* _Task requirements_
Using the data below, find how many lines include the word "Peano" and report that figure alone.

[Stored items]

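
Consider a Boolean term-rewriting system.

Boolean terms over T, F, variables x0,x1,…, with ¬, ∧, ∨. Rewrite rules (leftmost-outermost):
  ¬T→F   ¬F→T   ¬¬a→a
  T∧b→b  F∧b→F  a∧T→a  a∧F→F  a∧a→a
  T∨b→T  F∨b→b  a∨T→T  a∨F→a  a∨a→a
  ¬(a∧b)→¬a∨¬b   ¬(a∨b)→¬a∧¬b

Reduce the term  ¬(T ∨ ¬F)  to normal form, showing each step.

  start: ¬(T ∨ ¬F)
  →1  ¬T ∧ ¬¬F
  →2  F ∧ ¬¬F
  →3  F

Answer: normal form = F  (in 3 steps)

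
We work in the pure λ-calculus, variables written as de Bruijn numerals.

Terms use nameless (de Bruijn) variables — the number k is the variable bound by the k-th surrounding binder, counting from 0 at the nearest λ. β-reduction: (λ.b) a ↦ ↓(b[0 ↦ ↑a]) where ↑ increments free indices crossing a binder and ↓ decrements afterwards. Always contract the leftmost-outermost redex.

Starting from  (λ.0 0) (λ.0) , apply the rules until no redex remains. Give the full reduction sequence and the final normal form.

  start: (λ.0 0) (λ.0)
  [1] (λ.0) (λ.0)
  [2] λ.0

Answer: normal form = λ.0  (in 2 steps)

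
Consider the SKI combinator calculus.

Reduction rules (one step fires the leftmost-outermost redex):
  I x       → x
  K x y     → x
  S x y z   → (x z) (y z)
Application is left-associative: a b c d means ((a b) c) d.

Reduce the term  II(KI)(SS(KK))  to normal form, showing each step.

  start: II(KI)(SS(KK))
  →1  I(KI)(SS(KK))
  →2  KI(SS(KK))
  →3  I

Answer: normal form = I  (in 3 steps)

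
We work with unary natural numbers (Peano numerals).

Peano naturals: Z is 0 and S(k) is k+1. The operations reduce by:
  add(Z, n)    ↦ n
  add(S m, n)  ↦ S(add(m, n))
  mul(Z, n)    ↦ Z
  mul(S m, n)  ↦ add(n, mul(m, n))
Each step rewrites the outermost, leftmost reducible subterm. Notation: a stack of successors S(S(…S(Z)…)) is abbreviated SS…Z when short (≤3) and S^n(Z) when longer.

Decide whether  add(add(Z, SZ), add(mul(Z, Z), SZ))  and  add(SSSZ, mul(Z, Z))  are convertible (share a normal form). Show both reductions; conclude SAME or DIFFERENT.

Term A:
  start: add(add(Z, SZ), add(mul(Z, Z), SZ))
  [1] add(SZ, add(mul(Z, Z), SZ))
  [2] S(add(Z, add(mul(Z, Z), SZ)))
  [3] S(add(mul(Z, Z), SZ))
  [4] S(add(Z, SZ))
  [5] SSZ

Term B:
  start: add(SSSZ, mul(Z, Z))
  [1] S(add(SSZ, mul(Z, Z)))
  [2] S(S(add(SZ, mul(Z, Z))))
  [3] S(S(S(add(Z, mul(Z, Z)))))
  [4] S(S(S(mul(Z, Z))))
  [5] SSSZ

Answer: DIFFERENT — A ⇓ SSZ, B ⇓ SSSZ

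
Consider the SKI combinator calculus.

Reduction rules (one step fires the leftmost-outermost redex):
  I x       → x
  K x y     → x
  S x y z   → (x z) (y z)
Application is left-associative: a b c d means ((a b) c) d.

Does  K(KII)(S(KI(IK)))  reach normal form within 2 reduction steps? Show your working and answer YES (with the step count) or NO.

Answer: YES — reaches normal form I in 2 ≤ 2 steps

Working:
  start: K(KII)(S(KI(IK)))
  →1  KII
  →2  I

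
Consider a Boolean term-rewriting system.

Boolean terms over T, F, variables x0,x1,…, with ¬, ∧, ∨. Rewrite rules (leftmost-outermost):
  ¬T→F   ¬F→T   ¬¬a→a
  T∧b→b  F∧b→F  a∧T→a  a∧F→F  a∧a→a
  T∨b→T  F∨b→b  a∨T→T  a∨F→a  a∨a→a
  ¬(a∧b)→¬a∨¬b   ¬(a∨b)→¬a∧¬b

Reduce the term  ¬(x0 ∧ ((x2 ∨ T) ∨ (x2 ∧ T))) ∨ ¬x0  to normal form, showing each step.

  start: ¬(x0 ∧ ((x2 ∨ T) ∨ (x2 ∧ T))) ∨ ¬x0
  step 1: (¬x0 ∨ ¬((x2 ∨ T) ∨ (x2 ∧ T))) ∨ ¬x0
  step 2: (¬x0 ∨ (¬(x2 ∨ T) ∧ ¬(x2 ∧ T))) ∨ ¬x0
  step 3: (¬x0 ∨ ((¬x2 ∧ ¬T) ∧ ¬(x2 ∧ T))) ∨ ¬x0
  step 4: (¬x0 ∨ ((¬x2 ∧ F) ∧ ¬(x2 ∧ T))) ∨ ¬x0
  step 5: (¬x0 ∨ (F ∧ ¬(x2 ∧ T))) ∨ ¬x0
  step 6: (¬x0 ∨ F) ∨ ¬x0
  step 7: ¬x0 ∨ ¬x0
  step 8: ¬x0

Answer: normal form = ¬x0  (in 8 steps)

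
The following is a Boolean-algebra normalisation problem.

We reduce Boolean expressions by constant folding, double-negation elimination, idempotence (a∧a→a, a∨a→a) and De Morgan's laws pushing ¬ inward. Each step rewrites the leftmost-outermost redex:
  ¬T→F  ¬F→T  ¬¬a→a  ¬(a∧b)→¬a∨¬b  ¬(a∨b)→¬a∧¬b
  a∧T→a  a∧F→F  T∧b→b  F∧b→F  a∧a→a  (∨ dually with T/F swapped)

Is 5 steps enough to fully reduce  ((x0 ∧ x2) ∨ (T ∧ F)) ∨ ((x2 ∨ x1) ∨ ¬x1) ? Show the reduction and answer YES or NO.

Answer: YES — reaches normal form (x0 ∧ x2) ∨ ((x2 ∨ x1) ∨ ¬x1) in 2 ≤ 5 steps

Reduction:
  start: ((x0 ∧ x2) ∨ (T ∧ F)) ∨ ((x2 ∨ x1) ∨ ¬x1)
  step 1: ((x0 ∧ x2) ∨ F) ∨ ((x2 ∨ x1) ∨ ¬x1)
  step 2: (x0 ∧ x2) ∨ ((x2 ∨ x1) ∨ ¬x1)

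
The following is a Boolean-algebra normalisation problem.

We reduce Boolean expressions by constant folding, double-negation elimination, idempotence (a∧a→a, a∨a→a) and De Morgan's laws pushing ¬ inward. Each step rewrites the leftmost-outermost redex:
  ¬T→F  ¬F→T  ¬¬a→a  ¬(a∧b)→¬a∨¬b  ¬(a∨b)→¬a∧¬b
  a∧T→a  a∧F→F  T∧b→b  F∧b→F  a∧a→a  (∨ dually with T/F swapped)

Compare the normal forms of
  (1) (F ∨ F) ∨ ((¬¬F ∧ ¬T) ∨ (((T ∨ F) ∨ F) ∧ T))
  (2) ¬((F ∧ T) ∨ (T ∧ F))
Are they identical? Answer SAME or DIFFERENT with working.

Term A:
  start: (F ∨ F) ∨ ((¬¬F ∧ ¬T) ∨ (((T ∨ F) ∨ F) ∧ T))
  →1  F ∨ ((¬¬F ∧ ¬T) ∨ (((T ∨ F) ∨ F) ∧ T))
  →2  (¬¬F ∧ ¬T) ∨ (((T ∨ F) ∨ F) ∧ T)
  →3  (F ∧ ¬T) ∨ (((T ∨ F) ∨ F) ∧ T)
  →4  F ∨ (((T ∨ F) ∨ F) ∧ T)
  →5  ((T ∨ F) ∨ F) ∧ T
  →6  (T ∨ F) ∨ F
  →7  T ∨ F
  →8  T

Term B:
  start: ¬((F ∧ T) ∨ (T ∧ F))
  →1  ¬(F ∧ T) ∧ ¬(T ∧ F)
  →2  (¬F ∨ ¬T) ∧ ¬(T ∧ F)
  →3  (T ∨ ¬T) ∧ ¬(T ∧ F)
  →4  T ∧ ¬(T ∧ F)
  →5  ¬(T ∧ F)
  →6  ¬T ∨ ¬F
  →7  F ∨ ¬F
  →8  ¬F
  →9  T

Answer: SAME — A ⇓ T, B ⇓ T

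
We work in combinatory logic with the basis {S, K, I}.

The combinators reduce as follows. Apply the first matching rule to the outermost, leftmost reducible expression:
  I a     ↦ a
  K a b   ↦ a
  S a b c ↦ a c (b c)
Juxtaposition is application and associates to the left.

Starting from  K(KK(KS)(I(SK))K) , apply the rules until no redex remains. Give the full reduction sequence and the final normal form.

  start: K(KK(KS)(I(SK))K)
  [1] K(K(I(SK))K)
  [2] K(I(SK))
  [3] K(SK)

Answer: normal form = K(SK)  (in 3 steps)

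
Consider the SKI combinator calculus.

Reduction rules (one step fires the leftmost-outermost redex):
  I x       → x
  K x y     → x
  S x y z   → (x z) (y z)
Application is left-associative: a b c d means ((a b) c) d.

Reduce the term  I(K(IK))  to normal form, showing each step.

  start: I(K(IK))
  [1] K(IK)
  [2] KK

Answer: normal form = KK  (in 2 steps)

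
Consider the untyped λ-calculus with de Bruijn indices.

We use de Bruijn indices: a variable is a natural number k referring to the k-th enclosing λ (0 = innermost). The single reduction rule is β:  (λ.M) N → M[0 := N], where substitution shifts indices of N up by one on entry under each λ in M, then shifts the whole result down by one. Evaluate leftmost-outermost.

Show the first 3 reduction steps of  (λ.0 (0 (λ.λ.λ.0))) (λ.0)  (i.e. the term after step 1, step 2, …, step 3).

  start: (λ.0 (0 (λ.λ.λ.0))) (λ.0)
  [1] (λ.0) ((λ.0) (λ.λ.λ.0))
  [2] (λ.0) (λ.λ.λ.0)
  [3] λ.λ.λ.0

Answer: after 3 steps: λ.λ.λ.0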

* * *

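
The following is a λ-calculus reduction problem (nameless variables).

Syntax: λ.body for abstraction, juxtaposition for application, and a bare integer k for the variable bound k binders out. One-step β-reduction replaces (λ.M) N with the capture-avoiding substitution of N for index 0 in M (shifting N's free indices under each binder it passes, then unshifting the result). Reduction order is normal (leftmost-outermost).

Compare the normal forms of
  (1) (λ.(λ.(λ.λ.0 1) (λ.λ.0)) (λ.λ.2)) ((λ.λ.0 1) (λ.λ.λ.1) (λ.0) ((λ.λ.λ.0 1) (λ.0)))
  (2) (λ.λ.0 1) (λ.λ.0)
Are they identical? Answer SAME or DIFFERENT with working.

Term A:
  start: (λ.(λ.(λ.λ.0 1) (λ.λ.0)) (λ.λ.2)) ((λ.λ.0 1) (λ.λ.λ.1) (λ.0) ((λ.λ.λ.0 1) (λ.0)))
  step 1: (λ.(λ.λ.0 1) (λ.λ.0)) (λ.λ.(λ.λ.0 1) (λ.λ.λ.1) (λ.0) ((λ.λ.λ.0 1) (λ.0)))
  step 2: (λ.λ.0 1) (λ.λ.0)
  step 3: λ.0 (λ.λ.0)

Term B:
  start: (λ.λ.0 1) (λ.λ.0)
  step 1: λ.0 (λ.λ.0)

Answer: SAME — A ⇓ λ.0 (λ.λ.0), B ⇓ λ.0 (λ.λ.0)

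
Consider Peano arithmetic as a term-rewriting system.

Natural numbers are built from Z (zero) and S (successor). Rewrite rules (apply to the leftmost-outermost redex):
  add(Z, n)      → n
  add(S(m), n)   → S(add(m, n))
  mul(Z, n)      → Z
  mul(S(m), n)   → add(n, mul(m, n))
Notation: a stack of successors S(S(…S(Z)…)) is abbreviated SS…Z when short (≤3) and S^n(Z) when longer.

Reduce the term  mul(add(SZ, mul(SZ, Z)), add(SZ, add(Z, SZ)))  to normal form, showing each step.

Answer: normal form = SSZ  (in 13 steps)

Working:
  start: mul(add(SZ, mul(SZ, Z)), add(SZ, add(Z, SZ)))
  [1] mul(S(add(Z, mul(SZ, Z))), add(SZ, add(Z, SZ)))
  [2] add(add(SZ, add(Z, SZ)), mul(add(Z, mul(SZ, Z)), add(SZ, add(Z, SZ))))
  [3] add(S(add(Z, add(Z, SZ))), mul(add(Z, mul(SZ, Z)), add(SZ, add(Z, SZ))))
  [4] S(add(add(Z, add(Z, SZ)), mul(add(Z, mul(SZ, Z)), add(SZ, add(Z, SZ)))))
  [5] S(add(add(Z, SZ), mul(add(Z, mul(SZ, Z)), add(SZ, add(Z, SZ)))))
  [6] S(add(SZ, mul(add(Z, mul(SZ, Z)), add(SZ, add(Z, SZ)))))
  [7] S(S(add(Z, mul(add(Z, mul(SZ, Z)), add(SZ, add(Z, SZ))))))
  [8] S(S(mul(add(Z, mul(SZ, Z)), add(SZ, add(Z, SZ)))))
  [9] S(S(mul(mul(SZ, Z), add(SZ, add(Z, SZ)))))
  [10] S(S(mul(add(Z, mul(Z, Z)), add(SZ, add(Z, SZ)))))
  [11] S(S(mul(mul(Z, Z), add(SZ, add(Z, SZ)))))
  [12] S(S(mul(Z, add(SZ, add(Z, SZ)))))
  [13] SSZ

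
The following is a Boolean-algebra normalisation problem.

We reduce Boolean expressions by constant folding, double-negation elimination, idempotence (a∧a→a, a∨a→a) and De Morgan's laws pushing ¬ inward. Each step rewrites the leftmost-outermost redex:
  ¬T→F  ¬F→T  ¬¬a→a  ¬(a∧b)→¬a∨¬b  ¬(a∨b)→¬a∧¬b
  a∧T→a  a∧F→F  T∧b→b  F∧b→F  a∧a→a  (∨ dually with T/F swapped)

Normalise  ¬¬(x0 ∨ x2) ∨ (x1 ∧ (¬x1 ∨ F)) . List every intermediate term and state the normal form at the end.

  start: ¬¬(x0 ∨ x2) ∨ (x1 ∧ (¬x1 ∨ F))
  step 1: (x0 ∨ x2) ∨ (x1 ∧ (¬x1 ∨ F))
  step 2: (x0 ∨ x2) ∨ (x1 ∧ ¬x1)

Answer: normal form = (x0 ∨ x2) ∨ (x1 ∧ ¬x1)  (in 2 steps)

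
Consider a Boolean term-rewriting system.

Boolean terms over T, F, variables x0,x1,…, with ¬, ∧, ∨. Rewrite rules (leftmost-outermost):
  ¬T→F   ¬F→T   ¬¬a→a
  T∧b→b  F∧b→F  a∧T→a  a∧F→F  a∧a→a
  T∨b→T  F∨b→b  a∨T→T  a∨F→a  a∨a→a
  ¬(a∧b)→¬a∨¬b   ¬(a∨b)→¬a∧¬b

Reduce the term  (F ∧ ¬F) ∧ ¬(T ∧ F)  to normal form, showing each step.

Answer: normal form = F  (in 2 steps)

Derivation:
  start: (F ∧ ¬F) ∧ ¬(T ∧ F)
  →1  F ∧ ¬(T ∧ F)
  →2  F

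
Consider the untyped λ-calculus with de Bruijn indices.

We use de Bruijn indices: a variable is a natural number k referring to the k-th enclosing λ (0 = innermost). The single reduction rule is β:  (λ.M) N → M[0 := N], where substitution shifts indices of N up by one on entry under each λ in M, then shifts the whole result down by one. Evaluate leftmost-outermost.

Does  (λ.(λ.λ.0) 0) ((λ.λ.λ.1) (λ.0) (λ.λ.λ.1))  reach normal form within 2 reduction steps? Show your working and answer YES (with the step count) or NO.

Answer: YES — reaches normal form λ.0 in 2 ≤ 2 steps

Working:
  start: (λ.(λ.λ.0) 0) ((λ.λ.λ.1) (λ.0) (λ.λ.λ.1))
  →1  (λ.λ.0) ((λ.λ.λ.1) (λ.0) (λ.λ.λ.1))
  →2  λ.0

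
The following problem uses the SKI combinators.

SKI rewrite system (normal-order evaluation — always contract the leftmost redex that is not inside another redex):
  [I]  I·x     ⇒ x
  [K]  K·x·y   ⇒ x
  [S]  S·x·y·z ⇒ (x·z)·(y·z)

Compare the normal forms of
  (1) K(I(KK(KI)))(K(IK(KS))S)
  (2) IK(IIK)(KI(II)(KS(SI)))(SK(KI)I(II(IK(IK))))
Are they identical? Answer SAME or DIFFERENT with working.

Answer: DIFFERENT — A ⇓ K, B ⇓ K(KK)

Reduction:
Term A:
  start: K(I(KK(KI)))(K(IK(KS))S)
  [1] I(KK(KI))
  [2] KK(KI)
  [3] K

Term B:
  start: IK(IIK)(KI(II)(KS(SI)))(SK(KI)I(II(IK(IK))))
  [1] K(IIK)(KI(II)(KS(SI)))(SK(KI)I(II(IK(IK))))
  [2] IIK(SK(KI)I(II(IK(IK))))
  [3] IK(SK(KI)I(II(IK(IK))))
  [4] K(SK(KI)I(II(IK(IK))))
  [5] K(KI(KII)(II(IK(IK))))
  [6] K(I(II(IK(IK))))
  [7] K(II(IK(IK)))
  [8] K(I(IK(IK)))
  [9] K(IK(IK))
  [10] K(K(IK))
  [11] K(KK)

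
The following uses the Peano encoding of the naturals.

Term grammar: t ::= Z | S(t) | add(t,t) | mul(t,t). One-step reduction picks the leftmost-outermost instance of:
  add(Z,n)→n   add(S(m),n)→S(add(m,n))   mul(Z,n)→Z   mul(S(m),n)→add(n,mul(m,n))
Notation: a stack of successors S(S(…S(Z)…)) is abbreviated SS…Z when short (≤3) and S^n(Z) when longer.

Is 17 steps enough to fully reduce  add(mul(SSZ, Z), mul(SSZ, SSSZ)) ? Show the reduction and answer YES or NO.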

* _Answer to this task_
4